## PROBLEM DESCRIPTION
Nothing is to be left out: repeat every entry exactly as given.

## Dataset entries
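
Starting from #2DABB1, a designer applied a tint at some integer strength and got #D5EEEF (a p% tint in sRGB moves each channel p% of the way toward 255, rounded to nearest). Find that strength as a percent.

80%

#2DABB1 is rgb(45, 171, 177); #D5EEEF is rgb(213, 238, 239).
On the R channel (widest range): 213 ≈ 45 + (p/100)(255 − 45), so p ≈ 100×(213 − 45)/(255 − 45) = 16800/210 = 80.00.
p = 80 reproduces all three channels after rounding.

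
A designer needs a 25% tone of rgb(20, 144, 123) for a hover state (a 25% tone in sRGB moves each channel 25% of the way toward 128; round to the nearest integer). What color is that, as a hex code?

Per channel, c → c + 0.25(128 − c):
  R: 20 + 27 = 47 → 47
  G: 144 + 0.25×(128−144) = 144 − 4 = 140 → 140
  B: 123 + 0.25×(128−123) = 123 + 1.25 = 124.25 → 124
rgb(47, 140, 124) = #2F8C7C.

#2F8C7C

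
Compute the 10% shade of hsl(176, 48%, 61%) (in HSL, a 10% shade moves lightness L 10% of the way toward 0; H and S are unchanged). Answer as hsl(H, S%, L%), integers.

hsl(176, 48%, 55%)

L moves 10% from 61 toward 0: 61 − 6.1 = 54.9 → 55.
H and S are unchanged.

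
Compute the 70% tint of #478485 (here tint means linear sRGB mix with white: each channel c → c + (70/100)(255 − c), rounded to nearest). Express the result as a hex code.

#478485 is rgb(71, 132, 133).
Lerp each channel 70% toward 255:
  R: 71 + 0.7×(255−71) = 71 + 128.8 = 199.8 → 200
  G: 132 + 86.1 = 218.1 → 218
  B: 133 + 0.7×(255−133) = 133 + 85.4 = 218.4 → 218
rgb(200, 218, 218) = #C8DADA.

#C8DADA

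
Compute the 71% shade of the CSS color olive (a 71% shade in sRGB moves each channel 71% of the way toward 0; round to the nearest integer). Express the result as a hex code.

CSS olive is rgb(128, 128, 0).
A 71% shade moves each channel 71% toward 0:
  R: 128 + 0.71×(0−128) = 128 − 90.88 = 37.12 → 37
  G: 128 + 0.71×(0−128) = 128 − 90.88 = 37.12 → 37
  B: 0 + 0 = 0 → 0
rgb(37, 37, 0) = #252500.

#252500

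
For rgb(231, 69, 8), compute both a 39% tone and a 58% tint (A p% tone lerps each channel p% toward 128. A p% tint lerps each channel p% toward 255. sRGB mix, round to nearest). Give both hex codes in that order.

39% tone:
  R: 231 + 0.39×(128−231) = 231 − 40.17 = 190.83 → 191
  G: 69 + 0.39×(128−69) = 69 + 23.01 = 92.01 → 92
  B: 8 + 0.39×(128−8) = 8 + 46.8 = 54.8 → 55
  → #BF5C37
58% tint:
  R: 231 + 0.58×(255−231) = 231 + 13.92 = 244.92 → 245
  G: 69 + 0.58×(255−69) = 69 + 107.88 = 176.88 → 177
  B: 8 + 143.26 = 151.26 → 151
  → #F5B197

#BF5C37, #F5B197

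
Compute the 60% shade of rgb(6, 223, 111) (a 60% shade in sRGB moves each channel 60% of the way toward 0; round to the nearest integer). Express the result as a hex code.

Per channel, c → c + 0.6(0 − c):
  R: 6 − 3.6 = 2.4 → 2
  G: 223 − 133.8 = 89.2 → 89
  B: 111 − 66.6 = 44.4 → 44
rgb(2, 89, 44) = #02592c.

#02592c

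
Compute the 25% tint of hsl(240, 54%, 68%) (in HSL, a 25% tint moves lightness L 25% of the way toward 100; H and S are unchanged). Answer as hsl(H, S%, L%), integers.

hsl(240, 54%, 76%)

L moves 25% from 68 toward 100: 68 + 8 = 76 → 76.
H and S are unchanged.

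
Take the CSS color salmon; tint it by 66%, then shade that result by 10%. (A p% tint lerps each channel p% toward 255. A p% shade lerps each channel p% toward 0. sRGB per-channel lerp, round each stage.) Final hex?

#E4BFBA

CSS salmon is rgb(250, 128, 114).
Lerp each channel 66% toward 255:
  R: 250 + 3.3 = 253.3 → 253
  G: 128 + 83.82 = 211.82 → 212
  B: 114 + 0.66×(255−114) = 114 + 93.06 = 207.06 → 207
After the tint: rgb(253, 212, 207) = #FDD4CF.
A 10% shade moves each channel 10% toward 0:
  R: 253 − 25.3 = 227.7 → 228
  G: 212 − 21.2 = 190.8 → 191
  B: 207 − 20.7 = 186.3 → 186
rgb(228, 191, 186) = #E4BFBA.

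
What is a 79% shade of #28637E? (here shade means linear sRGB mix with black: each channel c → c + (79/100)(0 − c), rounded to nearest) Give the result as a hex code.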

## REPLY
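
Starting from #2DABB1, a designer applied a tint at some integer strength and got #D5EEEF (a p% tint in sRGB moves each channel p% of the way toward 255, rounded to nearest). Find that strength as a percent.

80%

#2DABB1 is rgb(45, 171, 177); #D5EEEF is rgb(213, 238, 239).
On the R channel (widest range): 213 ≈ 45 + (p/100)(255 − 45), so p ≈ 100×(213 − 45)/(255 − 45) = 16800/210 = 80.00.
p = 80 reproduces all three channels after rounding.

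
A designer needs a 25% tone of rgb(20, 144, 123) for a hover state (a 25% tone in sRGB moves each channel 25% of the way toward 128; round to the nearest integer). What color is that, as a hex code?

Per channel, c → c + 0.25(128 − c):
  R: 20 + 27 = 47 → 47
  G: 144 + 0.25×(128−144) = 144 − 4 = 140 → 140
  B: 123 + 0.25×(128−123) = 123 + 1.25 = 124.25 → 124
rgb(47, 140, 124) = #2F8C7C.

#2F8C7C

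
Compute the 10% shade of hsl(176, 48%, 61%) (in HSL, a 10% shade moves lightness L 10% of the way toward 0; H and S are unchanged). Answer as hsl(H, S%, L%), integers.

hsl(176, 48%, 55%)

L moves 10% from 61 toward 0: 61 − 6.1 = 54.9 → 55.
H and S are unchanged.

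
Compute the 70% tint of #478485 (here tint means linear sRGB mix with white: each channel c → c + (70/100)(255 − c), rounded to nearest). Express the result as a hex code.

#478485 is rgb(71, 132, 133).
Lerp each channel 70% toward 255:
  R: 71 + 0.7×(255−71) = 71 + 128.8 = 199.8 → 200
  G: 132 + 86.1 = 218.1 → 218
  B: 133 + 0.7×(255−133) = 133 + 85.4 = 218.4 → 218
rgb(200, 218, 218) = #C8DADA.

#C8DADA

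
Compute the 71% shade of the CSS color olive (a 71% shade in sRGB moves each channel 71% of the way toward 0; round to the nearest integer). Express the result as a hex code.

CSS olive is rgb(128, 128, 0).
A 71% shade moves each channel 71% toward 0:
  R: 128 + 0.71×(0−128) = 128 − 90.88 = 37.12 → 37
  G: 128 + 0.71×(0−128) = 128 − 90.88 = 37.12 → 37
  B: 0 + 0 = 0 → 0
rgb(37, 37, 0) = #252500.

#252500

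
For rgb(231, 69, 8), compute both a 39% tone and a 58% tint (A p% tone lerps each channel p% toward 128. A p% tint lerps each channel p% toward 255. sRGB mix, round to nearest). Give both hex codes in that order.

39% tone:
  R: 231 + 0.39×(128−231) = 231 − 40.17 = 190.83 → 191
  G: 69 + 0.39×(128−69) = 69 + 23.01 = 92.01 → 92
  B: 8 + 0.39×(128−8) = 8 + 46.8 = 54.8 → 55
  → #BF5C37
58% tint:
  R: 231 + 0.58×(255−231) = 231 + 13.92 = 244.92 → 245
  G: 69 + 0.58×(255−69) = 69 + 107.88 = 176.88 → 177
  B: 8 + 143.26 = 151.26 → 151
  → #F5B197

#BF5C37, #F5B197

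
Compute the 60% shade of rgb(6, 223, 111) (a 60% shade in sRGB moves each channel 60% of the way toward 0; round to the nearest integer). Express the result as a hex code.

Per channel, c → c + 0.6(0 − c):
  R: 6 − 3.6 = 2.4 → 2
  G: 223 − 133.8 = 89.2 → 89
  B: 111 − 66.6 = 44.4 → 44
rgb(2, 89, 44) = #02592c.

#02592c

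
Compute the 25% tint of hsl(240, 54%, 68%) (in HSL, a 25% tint moves lightness L 25% of the way toward 100; H and S are unchanged). Answer as hsl(H, S%, L%), integers.

hsl(240, 54%, 76%)

L moves 25% from 68 toward 100: 68 + 8 = 76 → 76.
H and S are unchanged.

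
Take the CSS color salmon; tint it by 66%, then shade that result by 10%. (A p% tint lerps each channel p% toward 255. A p% shade lerps each channel p% toward 0. sRGB per-channel lerp, round each stage.) Final hex?

#E4BFBA

CSS salmon is rgb(250, 128, 114).
Lerp each channel 66% toward 255:
  R: 250 + 3.3 = 253.3 → 253
  G: 128 + 83.82 = 211.82 → 212
  B: 114 + 0.66×(255−114) = 114 + 93.06 = 207.06 → 207
After the tint: rgb(253, 212, 207) = #FDD4CF.
A 10% shade moves each channel 10% toward 0:
  R: 253 − 25.3 = 227.7 → 228
  G: 212 − 21.2 = 190.8 → 191
  B: 207 − 20.7 = 186.3 → 186
rgb(228, 191, 186) = #E4BFBA.

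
What is a 79% shade of #28637E? (here shade means linear sRGB mix with black: each channel c → c + (79/100)(0 − c), rounded to nearest) Give the result as a hex code.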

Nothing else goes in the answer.